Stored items
++++++++++++++++++++
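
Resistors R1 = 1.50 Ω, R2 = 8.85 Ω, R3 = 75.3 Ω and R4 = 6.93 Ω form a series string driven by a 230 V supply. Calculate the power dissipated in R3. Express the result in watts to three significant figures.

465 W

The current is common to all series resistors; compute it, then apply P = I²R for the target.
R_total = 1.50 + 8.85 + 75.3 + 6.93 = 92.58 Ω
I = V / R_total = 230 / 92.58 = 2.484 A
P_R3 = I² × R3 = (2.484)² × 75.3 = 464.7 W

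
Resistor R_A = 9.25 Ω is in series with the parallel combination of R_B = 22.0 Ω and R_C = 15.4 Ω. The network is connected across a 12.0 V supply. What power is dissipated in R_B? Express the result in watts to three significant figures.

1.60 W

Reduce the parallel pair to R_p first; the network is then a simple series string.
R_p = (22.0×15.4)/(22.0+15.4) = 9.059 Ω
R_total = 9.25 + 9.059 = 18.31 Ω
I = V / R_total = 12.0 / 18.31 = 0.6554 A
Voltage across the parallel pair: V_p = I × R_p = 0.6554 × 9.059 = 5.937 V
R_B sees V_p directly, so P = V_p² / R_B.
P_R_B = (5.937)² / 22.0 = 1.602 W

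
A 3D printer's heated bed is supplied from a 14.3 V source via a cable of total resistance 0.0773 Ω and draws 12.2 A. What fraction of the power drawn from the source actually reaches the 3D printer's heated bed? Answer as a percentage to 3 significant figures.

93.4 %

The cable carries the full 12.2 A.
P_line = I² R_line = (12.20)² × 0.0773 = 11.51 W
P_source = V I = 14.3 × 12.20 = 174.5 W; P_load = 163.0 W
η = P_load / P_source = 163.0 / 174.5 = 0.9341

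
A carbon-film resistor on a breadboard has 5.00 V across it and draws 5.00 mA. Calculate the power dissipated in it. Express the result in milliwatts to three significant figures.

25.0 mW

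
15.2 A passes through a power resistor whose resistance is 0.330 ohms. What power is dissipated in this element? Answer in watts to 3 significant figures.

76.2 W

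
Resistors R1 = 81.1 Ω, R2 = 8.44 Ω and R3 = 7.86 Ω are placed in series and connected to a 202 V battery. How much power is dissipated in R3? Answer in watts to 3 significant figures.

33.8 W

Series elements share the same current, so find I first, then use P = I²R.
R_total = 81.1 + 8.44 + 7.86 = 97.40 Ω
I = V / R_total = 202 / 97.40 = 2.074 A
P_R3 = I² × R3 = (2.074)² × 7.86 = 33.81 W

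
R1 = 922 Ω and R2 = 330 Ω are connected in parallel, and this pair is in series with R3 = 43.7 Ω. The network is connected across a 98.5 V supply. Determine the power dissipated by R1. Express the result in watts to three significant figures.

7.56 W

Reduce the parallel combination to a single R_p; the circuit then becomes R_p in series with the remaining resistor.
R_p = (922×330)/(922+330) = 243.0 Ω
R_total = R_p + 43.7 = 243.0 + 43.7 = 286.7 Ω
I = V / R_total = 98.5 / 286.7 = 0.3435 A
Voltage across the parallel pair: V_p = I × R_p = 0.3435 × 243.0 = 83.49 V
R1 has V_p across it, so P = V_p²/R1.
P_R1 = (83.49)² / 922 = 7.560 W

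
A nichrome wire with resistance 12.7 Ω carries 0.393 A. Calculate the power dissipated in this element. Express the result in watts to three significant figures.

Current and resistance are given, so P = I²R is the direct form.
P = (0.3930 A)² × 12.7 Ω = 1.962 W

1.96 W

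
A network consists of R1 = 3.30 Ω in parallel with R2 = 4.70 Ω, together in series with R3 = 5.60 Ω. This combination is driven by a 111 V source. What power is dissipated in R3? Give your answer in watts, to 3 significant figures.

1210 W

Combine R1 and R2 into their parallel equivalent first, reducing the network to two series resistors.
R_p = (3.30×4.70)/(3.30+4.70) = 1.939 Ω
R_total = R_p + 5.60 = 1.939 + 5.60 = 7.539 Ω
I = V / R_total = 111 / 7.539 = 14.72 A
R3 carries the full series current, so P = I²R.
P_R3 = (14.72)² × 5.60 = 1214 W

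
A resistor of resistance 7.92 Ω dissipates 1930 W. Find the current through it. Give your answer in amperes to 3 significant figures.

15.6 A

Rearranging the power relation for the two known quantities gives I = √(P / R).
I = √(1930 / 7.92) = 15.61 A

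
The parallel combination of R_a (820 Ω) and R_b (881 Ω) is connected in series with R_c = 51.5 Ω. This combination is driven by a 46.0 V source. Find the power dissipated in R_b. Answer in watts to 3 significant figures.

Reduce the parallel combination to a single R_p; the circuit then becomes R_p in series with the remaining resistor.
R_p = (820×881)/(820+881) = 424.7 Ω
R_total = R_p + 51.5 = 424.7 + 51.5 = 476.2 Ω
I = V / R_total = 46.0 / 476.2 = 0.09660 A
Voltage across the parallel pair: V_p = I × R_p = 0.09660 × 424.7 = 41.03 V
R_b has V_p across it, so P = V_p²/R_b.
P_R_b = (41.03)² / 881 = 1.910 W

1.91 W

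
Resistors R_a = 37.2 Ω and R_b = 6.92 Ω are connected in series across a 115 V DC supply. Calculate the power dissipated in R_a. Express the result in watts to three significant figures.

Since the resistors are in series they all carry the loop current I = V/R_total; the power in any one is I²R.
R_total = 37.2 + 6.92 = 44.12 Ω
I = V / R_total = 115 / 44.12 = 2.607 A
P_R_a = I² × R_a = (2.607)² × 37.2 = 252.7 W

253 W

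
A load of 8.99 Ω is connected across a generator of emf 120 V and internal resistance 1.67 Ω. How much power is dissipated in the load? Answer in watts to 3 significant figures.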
++++++++++++++++++++
- [AIM OF THE TASK]:
Output each line of the records above exactly.

- [ANSWER SECTION]:
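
Resistors R1 = 1.50 Ω, R2 = 8.85 Ω, R3 = 75.3 Ω and R4 = 6.93 Ω form a series string driven by a 230 V supply. Calculate the power dissipated in R3. Express the result in watts to three significant figures.

465 W

The current is common to all series resistors; compute it, then apply P = I²R for the target.
R_total = 1.50 + 8.85 + 75.3 + 6.93 = 92.58 Ω
I = V / R_total = 230 / 92.58 = 2.484 A
P_R3 = I² × R3 = (2.484)² × 75.3 = 464.7 W

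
Resistor R_A = 9.25 Ω is in series with the parallel combination of R_B = 22.0 Ω and R_C = 15.4 Ω. The network is connected across a 12.0 V supply. What power is dissipated in R_B? Express the result in watts to three significant figures.

1.60 W

Reduce the parallel pair to R_p first; the network is then a simple series string.
R_p = (22.0×15.4)/(22.0+15.4) = 9.059 Ω
R_total = 9.25 + 9.059 = 18.31 Ω
I = V / R_total = 12.0 / 18.31 = 0.6554 A
Voltage across the parallel pair: V_p = I × R_p = 0.6554 × 9.059 = 5.937 V
R_B sees V_p directly, so P = V_p² / R_B.
P_R_B = (5.937)² / 22.0 = 1.602 W

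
A 3D printer's heated bed is supplied from a 14.3 V source via a cable of total resistance 0.0773 Ω and draws 12.2 A. What fraction of the power drawn from the source actually reaches the 3D printer's heated bed? Answer as a percentage to 3 significant figures.

93.4 %

The cable carries the full 12.2 A.
P_line = I² R_line = (12.20)² × 0.0773 = 11.51 W
P_source = V I = 14.3 × 12.20 = 174.5 W; P_load = 163.0 W
η = P_load / P_source = 163.0 / 174.5 = 0.9341

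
A carbon-film resistor on a breadboard has 5.00 V across it and draws 5.00 mA. Calculate the power dissipated in it. Express the result in milliwatts to three significant figures.

25.0 mW

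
15.2 A passes through a power resistor whose resistance is 0.330 ohms. What power is dissipated in this element? Answer in watts to 3 significant figures.

76.2 W

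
Resistors R1 = 81.1 Ω, R2 = 8.44 Ω and R3 = 7.86 Ω are placed in series and connected to a 202 V battery. How much power is dissipated in R3? Answer in watts to 3 significant figures.

33.8 W

Series elements share the same current, so find I first, then use P = I²R.
R_total = 81.1 + 8.44 + 7.86 = 97.40 Ω
I = V / R_total = 202 / 97.40 = 2.074 A
P_R3 = I² × R3 = (2.074)² × 7.86 = 33.81 W

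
R1 = 922 Ω and R2 = 330 Ω are connected in parallel, and this pair is in series with R3 = 43.7 Ω. The network is connected across a 98.5 V supply. Determine the power dissipated by R1. Express the result in watts to three significant figures.

7.56 W

Reduce the parallel combination to a single R_p; the circuit then becomes R_p in series with the remaining resistor.
R_p = (922×330)/(922+330) = 243.0 Ω
R_total = R_p + 43.7 = 243.0 + 43.7 = 286.7 Ω
I = V / R_total = 98.5 / 286.7 = 0.3435 A
Voltage across the parallel pair: V_p = I × R_p = 0.3435 × 243.0 = 83.49 V
R1 has V_p across it, so P = V_p²/R1.
P_R1 = (83.49)² / 922 = 7.560 W

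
A nichrome wire with resistance 12.7 Ω carries 0.393 A. Calculate the power dissipated in this element. Express the result in watts to three significant figures.

Current and resistance are given, so P = I²R is the direct form.
P = (0.3930 A)² × 12.7 Ω = 1.962 W

1.96 W

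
A network consists of R1 = 3.30 Ω in parallel with R2 = 4.70 Ω, together in series with R3 = 5.60 Ω. This combination is driven by a 111 V source. What power is dissipated in R3? Give your answer in watts, to 3 significant figures.

1210 W

Combine R1 and R2 into their parallel equivalent first, reducing the network to two series resistors.
R_p = (3.30×4.70)/(3.30+4.70) = 1.939 Ω
R_total = R_p + 5.60 = 1.939 + 5.60 = 7.539 Ω
I = V / R_total = 111 / 7.539 = 14.72 A
R3 carries the full series current, so P = I²R.
P_R3 = (14.72)² × 5.60 = 1214 W

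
A resistor of resistance 7.92 Ω dissipates 1930 W. Find the current through it. Give your answer in amperes to 3 significant figures.

15.6 A

Rearranging the power relation for the two known quantities gives I = √(P / R).
I = √(1930 / 7.92) = 15.61 A

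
The parallel combination of R_a (820 Ω) and R_b (881 Ω) is connected in series with R_c = 51.5 Ω. This combination is driven by a 46.0 V source. Find the power dissipated in R_b. Answer in watts to 3 significant figures.

Reduce the parallel combination to a single R_p; the circuit then becomes R_p in series with the remaining resistor.
R_p = (820×881)/(820+881) = 424.7 Ω
R_total = R_p + 51.5 = 424.7 + 51.5 = 476.2 Ω
I = V / R_total = 46.0 / 476.2 = 0.09660 A
Voltage across the parallel pair: V_p = I × R_p = 0.09660 × 424.7 = 41.03 V
R_b has V_p across it, so P = V_p²/R_b.
P_R_b = (41.03)² / 881 = 1.910 W

1.91 W

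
Resistors R_a = 37.2 Ω and R_b = 6.92 Ω are connected in series across a 115 V DC supply. Calculate the power dissipated in R_a. Express the result in watts to three significant figures.

Since the resistors are in series they all carry the loop current I = V/R_total; the power in any one is I²R.
R_total = 37.2 + 6.92 = 44.12 Ω
I = V / R_total = 115 / 44.12 = 2.607 A
P_R_a = I² × R_a = (2.607)² × 37.2 = 252.7 W

253 W

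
A load of 8.99 Ω is connected across a generator of emf 120 V and internal resistance 1.67 Ω. How much power is dissipated in the load? Answer in watts to 3 significant figures.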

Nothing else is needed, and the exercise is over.